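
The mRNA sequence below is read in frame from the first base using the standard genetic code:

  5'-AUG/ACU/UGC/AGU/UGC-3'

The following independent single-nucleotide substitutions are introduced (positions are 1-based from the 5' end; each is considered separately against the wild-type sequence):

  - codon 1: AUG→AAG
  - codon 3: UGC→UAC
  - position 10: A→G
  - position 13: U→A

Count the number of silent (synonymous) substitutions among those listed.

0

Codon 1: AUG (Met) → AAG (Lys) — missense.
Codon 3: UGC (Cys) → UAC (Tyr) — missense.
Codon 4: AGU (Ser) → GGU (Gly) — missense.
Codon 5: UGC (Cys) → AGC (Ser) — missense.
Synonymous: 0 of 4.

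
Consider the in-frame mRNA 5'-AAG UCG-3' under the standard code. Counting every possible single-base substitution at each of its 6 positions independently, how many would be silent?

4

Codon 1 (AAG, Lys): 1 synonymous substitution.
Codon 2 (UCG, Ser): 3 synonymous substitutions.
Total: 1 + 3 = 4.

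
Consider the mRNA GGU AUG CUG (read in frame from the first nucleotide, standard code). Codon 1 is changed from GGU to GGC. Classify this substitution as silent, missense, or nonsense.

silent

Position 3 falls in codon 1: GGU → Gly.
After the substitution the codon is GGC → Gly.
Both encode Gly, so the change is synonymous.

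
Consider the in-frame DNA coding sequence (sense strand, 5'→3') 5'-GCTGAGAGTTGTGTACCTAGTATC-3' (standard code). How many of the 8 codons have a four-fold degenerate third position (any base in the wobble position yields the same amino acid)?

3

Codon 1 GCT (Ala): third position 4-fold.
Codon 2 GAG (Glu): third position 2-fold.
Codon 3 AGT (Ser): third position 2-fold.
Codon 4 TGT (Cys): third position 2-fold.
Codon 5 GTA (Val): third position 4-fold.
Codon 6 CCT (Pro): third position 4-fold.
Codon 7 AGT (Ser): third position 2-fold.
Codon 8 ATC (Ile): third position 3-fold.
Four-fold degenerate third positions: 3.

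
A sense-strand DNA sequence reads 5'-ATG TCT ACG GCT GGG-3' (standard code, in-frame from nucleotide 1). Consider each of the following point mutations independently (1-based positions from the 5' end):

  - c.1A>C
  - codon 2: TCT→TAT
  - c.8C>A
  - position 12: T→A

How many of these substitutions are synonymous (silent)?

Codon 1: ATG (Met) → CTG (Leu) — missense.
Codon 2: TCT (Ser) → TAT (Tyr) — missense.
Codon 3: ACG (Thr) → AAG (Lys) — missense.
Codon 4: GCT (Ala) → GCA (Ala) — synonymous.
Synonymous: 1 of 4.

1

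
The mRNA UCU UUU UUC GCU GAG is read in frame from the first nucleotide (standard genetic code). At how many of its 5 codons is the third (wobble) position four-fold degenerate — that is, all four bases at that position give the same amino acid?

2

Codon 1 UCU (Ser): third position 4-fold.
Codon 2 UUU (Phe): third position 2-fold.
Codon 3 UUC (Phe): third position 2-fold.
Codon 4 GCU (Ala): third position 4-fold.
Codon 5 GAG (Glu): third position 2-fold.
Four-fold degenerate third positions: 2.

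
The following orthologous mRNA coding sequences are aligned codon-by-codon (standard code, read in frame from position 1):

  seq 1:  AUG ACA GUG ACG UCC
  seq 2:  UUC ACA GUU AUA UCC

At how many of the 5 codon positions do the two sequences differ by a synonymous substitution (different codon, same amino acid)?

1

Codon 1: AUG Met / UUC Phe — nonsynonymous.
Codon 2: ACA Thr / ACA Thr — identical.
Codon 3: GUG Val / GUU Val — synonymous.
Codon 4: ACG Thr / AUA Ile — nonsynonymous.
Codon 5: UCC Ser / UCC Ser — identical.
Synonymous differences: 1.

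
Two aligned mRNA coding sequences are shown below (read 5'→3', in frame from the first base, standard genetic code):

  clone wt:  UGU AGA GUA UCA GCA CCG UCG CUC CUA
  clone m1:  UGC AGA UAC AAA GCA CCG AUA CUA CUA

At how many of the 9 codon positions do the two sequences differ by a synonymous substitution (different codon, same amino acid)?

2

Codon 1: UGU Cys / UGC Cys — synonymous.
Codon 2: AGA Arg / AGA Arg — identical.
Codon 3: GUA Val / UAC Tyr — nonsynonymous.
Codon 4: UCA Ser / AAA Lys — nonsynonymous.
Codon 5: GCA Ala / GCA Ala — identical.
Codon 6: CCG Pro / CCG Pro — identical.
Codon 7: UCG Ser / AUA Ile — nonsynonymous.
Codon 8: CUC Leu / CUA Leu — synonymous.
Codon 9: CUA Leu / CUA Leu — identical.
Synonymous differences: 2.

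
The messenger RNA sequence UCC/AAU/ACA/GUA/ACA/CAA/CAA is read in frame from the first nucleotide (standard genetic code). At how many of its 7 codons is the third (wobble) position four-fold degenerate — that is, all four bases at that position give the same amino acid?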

§ **TASK OBJECTIVE**:
Beginning with the line containing "5'-AUG/ACU/UGC/AGU/UGC-3'" and ending with the line containing "- position 13: U→A", extract those lines exactly from the listing above, and only those.

§ **TASK ANSWER**:
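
  5'-AUG/ACU/UGC/AGU/UGC-3'

The following independent single-nucleotide substitutions are introduced (positions are 1-based from the 5' end; each is considered separately against the wild-type sequence):

  - codon 1: AUG→AAG
  - codon 3: UGC→UAC
  - position 10: A→G
  - position 13: U→A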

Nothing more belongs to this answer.